→ EXERCISE BRIEF: Give back exactly the line containing "Find the value of 5.8197" together with all the lines after it, ending at the final line below.

Stored items
++++++

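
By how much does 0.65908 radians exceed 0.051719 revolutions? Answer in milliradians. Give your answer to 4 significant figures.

0.65908 rad = 659.080 mrad and 0.051719 rev = 324.960 mrad.
659.080 − 324.960 ≈ 334.1 mrad.

334.1 mrad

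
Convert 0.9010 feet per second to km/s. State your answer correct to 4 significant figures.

1 foot per second = 0.000304800 kilometers per second.
Thus 0.9010 × 0.000304800 ≈ 0.0002746 km/s.

0.0002746 km/s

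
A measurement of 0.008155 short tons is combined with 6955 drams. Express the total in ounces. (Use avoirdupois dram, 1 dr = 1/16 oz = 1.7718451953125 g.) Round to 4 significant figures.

695.6 ounces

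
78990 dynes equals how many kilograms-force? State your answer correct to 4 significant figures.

1 dyne = 1.01972e-6 kilograms-force.
78990 × 1.01972e-6 ≈ 0.08055 kgf.

0.08055 kilograms-force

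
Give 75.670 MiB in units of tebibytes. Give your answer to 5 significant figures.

1 MiB = 9.53674 × 10^-7 TiB.
Thus 75.670 × 9.53674 × 10^-7 ≈ 7.2165 × 10^-5 TiB.

7.2165 × 10^-5 TiB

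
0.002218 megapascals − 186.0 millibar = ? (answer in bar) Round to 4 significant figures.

-0.1638 bar

0.002218 MPa = 0.0221800 bar and 186.0 mbar = 0.186000 bar.
0.0221800 − 0.186000 ≈ -0.1638 bar.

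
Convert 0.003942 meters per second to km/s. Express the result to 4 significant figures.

1 m/s = 0.00100000 kilometers per second.
Thus 0.003942 × 0.00100000 ≈ 3.942e-6 km/s.

3.942e-6 km/s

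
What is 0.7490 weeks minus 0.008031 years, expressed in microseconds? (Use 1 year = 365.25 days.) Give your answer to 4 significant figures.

0.7490 wk = 4.52995e+11 μs and 0.008031 yr = 2.53439e+11 μs.
4.52995e+11 − 2.53439e+11 ≈ 1.996e+11 μs.

1.996e+11 μs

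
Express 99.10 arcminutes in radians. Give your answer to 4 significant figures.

0.02883 rad

1 arcminute = 0.000290888 radians.
Then 99.10 × 0.000290888 ≈ 0.02883 rad.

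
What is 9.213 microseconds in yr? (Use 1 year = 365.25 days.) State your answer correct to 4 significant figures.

1 microsecond = 3.16881 × 10^-14 years.
So 9.213 × 3.16881 × 10^-14 ≈ 2.919 × 10^-13 yr.

2.919 × 10^-13 yr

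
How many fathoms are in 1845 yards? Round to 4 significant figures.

922.5 fathom

1 yard = 0.500000 fathoms.
Thus 1845 × 0.500000 ≈ 922.5 fathom.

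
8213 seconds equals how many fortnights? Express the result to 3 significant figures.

1 s = 8.26720e-7 fortnight.
Thus 8213 × 8.26720e-7 ≈ 0.00679 fortnight.

0.00679 fortnights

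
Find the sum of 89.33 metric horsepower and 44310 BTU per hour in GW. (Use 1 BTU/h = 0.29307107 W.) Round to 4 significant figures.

89.33 PS = 6.57021e-5 GW and 44310 BTU/h = 1.29860e-5 GW.
6.57021e-5 + 1.29860e-5 ≈ 7.869e-5 GW.

7.869e-5 GW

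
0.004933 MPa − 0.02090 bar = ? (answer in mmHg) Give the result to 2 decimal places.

21.32 mmHg

0.004933 MPa = 37.0005 mmHg and 0.02090 bar = 15.6763 mmHg.
37.0005 − 15.6763 ≈ 21.32 mmHg.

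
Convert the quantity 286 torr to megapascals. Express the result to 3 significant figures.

1 torr = 0.000133322 megapascals.
Then 286 × 0.000133322 ≈ 0.0381 MPa.

0.0381 MPa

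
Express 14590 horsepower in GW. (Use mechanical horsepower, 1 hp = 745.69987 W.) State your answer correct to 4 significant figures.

0.01088 GW

1 hp = 7.45700 × 10^-7 GW.
So 14590 × 7.45700 × 10^-7 ≈ 0.01088 GW.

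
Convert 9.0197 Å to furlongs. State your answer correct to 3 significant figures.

1 angstrom = 4.97097 × 10^-13 furlong.
9.0197 × 4.97097 × 10^-13 ≈ 4.48 × 10^-12 furlong.

4.48 × 10^-12 furlongs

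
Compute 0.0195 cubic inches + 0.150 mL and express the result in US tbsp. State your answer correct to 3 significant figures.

0.0318 US tablespoons

0.0195 in³ = 0.0216104 US tbsp and 0.150 mL = 0.0101442 US tbsp.
0.0216104 + 0.0101442 ≈ 0.0318 US tbsp.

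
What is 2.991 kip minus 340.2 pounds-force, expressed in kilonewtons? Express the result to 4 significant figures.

2.991 kip = 13.3046 kN and 340.2 lbf = 1.51328 kN.
13.3046 − 1.51328 ≈ 11.79 kN.

11.79 kN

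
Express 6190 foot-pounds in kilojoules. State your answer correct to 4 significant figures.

1 foot-pound = 0.00135582 kilojoules.
Thus 6190 × 0.00135582 ≈ 8.393 kJ.

8.393 kilojoules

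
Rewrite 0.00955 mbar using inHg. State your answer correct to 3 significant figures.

1 mbar = 0.0295300 inHg.
0.00955 × 0.0295300 ≈ 0.000282 inHg.

0.000282 inches of mercury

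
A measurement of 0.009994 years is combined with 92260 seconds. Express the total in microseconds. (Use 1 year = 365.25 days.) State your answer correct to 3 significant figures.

0.009994 yr = 3.15387e+11 μs and 92260 s = 9.22600e+10 μs.
3.15387e+11 + 9.22600e+10 ≈ 4.08e+11 μs.

4.08e+11 microseconds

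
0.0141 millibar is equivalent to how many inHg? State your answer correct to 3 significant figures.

1 millibar = 0.0295300 inHg.
Then 0.0141 × 0.0295300 ≈ 0.000416 inHg.

0.000416 inHg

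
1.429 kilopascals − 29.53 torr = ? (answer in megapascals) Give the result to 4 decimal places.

-0.0025 MPa

1.429 kPa = 0.00142900 MPa and 29.53 torr = 0.00393701 MPa.
0.00142900 − 0.00393701 ≈ -0.0025 MPa.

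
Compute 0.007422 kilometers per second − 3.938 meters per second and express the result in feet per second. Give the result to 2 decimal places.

0.007422 km/s = 24.3504 ft/s and 3.938 m/s = 12.9199 ft/s.
24.3504 − 12.9199 ≈ 11.43 ft/s.

11.43 feet per second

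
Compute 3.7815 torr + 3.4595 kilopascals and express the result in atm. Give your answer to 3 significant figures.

3.7815 torr = 0.00497566 atm and 3.4595 kPa = 0.0341426 atm.
0.00497566 + 0.0341426 ≈ 0.0391 atm.

0.0391 atm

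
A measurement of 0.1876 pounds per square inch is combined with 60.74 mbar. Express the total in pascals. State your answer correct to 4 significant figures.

0.1876 psi = 1293.46 Pa and 60.74 mbar = 6074.00 Pa.
1293.46 + 6074.00 ≈ 7367 Pa.

7367 pascals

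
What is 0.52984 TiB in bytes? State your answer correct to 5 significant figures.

5.8257e+11 bytes

1 TiB = 1.099512e+12 bytes.
0.52984 × 1.099512e+12 ≈ 5.8257e+11 B.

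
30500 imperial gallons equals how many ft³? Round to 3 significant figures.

1 imp gal = 0.160544 ft³.
So 30500 × 0.160544 ≈ 4900 ft³.

4900 ft³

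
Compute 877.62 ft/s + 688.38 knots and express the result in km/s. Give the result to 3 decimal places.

0.622 km/s

877.62 ft/s = 0.267499 km/s and 688.38 kn = 0.354133 km/s.
0.267499 + 0.354133 ≈ 0.622 km/s.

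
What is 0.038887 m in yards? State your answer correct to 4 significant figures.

0.04253 yd

1 meter = 1.09361 yards.
So 0.038887 × 1.09361 ≈ 0.04253 yd.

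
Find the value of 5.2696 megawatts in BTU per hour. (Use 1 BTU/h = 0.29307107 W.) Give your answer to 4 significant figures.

1 megawatt = 3.41214e+6 BTU per hour.
Thus 5.2696 × 3.41214e+6 ≈ 1.798e+7 BTU/h.

1.798e+7 BTU per hour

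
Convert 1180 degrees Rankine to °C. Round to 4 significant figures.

382.4 °C

°R = (°C + 273.15) × 9/5.
Applying the formula gives 382.4 °C.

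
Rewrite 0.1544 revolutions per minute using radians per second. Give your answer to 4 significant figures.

0.01617 rad/s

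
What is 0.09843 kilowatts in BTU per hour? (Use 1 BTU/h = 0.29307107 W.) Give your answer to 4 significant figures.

335.9 BTU/h

1 kW = 3412.14 BTU per hour.
Then 0.09843 × 3412.14 ≈ 335.9 BTU/h.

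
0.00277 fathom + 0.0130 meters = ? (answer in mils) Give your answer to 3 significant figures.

711 mil

0.00277 fathom = 199.440 mil and 0.0130 m = 511.811 mil.
199.440 + 511.811 ≈ 711 mil.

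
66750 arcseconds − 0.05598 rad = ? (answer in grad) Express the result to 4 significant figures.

66750 arcsec = 20.6019 grad and 0.05598 rad = 3.56380 grad.
20.6019 − 3.56380 ≈ 17.04 grad.

17.04 gradians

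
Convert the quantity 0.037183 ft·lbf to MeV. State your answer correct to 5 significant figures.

3.1466 × 10^11 MeV

1 foot-pound = 8.46235 × 10^12 megaelectronvolts.
Thus 0.037183 × 8.46235 × 10^12 ≈ 3.1466 × 10^11 MeV.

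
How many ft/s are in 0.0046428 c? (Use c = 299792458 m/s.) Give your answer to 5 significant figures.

1 c = 9.83571 × 10^8 ft/s.
Thus 0.0046428 × 9.83571 × 10^8 ≈ 4.5665 × 10^6 ft/s.

4.5665 × 10^6 feet per second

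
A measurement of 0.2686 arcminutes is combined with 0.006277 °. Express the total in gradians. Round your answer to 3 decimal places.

0.2686 arcmin = 0.00497407 grad and 0.006277 ° = 0.00697444 grad.
0.00497407 + 0.00697444 ≈ 0.012 grad.

0.012 gradians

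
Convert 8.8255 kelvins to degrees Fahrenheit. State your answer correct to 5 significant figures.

-443.78 °F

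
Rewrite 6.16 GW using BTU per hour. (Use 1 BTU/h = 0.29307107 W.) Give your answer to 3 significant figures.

1 GW = 3.41214e+9 BTU per hour.
Then 6.16 × 3.41214e+9 ≈ 2.10e+10 BTU/h.

2.10e+10 BTU/h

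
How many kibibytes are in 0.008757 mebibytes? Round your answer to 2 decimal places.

8.97 kibibytes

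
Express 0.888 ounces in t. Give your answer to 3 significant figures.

1 oz = 2.83495e-5 t.
Thus 0.888 × 2.83495e-5 ≈ 2.52e-5 t.

2.52e-5 metric tons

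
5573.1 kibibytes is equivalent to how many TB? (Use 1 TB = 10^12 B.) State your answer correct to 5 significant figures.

5.7069e-6 terabytes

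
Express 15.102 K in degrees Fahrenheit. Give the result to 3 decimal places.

K = (°F + 459.67) × 5/9.
Applying the formula gives -432.486 °F.

-432.486 °F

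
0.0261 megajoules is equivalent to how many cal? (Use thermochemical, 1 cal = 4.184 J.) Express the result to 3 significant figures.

1 MJ = 239006 cal.
So 0.0261 × 239006 ≈ 6240 cal.

6240 cal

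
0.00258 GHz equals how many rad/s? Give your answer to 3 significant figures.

1.62e+7 radians per second

1 gigahertz = 6.28319e+9 rad/s.
Thus 0.00258 × 6.28319e+9 ≈ 1.62e+7 rad/s.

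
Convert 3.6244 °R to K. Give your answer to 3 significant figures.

2.01 kelvins

°R = K × 9/5.
Applying the formula gives 2.01 K.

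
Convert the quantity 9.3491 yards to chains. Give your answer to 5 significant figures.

1 yd = 0.0454545 chain.
Then 9.3491 × 0.0454545 ≈ 0.42496 chain.

0.42496 chain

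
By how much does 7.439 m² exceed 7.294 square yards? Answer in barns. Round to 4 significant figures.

7.439 m² = 7.43900 × 10^28 barn and 7.294 yd² = 6.09871 × 10^28 barn.
7.43900 × 10^28 − 6.09871 × 10^28 ≈ 1.340 × 10^28 barn.

1.340 × 10^28 barn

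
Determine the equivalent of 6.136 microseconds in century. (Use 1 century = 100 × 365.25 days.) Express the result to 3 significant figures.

1.94 × 10^-15 century

1 μs = 3.16881 × 10^-16 century.
Thus 6.136 × 3.16881 × 10^-16 ≈ 1.94 × 10^-15 century.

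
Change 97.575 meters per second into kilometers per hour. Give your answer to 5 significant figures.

351.27 kilometers per hour

1 meter per second = 3.60000 km/h.
Then 97.575 × 3.60000 ≈ 351.27 km/h.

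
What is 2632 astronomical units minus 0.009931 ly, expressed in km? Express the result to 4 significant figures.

2.998 × 10^11 kilometers

2632 au = 3.93742 × 10^11 km and 0.009931 ly = 9.39545 × 10^10 km.
3.93742 × 10^11 − 9.39545 × 10^10 ≈ 2.998 × 10^11 km.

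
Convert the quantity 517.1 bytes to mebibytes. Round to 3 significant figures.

1 B = 9.53674e-7 MiB.
Then 517.1 × 9.53674e-7 ≈ 0.000493 MiB.

0.000493 MiB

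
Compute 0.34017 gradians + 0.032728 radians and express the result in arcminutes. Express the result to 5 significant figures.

0.34017 grad = 18.3692 arcmin and 0.032728 rad = 112.511 arcmin.
18.3692 + 112.511 ≈ 130.88 arcmin.

130.88 arcmin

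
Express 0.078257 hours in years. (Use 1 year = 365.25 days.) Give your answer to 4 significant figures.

8.927 × 10^-6 years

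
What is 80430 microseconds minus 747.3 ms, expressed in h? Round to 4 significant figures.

-0.0001852 hours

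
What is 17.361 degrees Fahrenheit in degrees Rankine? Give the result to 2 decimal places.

477.03 °R

°R = °F + 459.67.
Applying the formula gives 477.03 °R.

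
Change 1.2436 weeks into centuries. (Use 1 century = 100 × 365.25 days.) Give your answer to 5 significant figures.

0.00023834 centuries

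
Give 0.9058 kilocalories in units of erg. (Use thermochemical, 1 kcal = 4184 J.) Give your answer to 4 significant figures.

1 kcal = 4.18400 × 10^10 ergs.
0.9058 × 4.18400 × 10^10 ≈ 3.790 × 10^10 erg.

3.790 × 10^10 ergs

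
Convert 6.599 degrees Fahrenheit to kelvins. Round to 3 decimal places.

259.038 kelvins

K = (°F + 459.67) × 5/9.
Applying the formula gives 259.038 K.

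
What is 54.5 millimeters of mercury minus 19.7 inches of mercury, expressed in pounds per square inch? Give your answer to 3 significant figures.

54.5 mmHg = 1.05385 psi and 19.7 inHg = 9.67574 psi.
1.05385 − 9.67574 ≈ -8.62 psi.

-8.62 psi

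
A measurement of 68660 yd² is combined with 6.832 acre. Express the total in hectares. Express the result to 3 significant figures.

68660 yd² = 5.74085 ha and 6.832 acre = 2.76481 ha.
5.74085 + 2.76481 ≈ 8.51 ha.

8.51 ha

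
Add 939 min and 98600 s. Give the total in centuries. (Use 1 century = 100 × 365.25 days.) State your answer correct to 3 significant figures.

939 min = 1.78531 × 10^-5 century and 98600 s = 3.12445 × 10^-5 century.
1.78531 × 10^-5 + 3.12445 × 10^-5 ≈ 4.91 × 10^-5 century.

4.91 × 10^-5 centuries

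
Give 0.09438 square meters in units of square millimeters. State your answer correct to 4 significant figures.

1 m² = 1.00000 × 10^6 square millimeters.
Then 0.09438 × 1.00000 × 10^6 ≈ 94380 mm².

94380 mm²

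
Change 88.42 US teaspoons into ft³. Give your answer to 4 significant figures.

1 US tsp = 0.000174063 ft³.
88.42 × 0.000174063 ≈ 0.01539 ft³.

0.01539 cubic feet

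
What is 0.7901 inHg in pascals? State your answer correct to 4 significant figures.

2676 Pa

1 inHg = 3386.39 Pa.
Then 0.7901 × 3386.39 ≈ 2676 Pa.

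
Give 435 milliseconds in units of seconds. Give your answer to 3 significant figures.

1 ms = 0.00100000 seconds.
Then 435 × 0.00100000 ≈ 0.435 s.

0.435 s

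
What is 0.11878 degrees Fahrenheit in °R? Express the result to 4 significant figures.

°R = °F + 459.67.
Applying the formula gives 459.8 °R.

459.8 °R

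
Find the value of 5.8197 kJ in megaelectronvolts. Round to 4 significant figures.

3.632e+16 megaelectronvolts

1 kJ = 6.24151e+15 MeV.
Thus 5.8197 × 6.24151e+15 ≈ 3.632e+16 MeV.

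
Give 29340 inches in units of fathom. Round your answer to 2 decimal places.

1 inch = 0.0138889 fathom.
So 29340 × 0.0138889 ≈ 407.50 fathom.

407.50 fathom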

++++++

→ EXERCISE OUTPUT:
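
Find the value of 5.8197 kJ in megaelectronvolts. Round to 4 significant figures.

3.632e+16 megaelectronvolts

1 kJ = 6.24151e+15 MeV.
Thus 5.8197 × 6.24151e+15 ≈ 3.632e+16 MeV.

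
Give 29340 inches in units of fathom. Round your answer to 2 decimal places.

1 inch = 0.0138889 fathom.
So 29340 × 0.0138889 ≈ 407.50 fathom.

407.50 fathom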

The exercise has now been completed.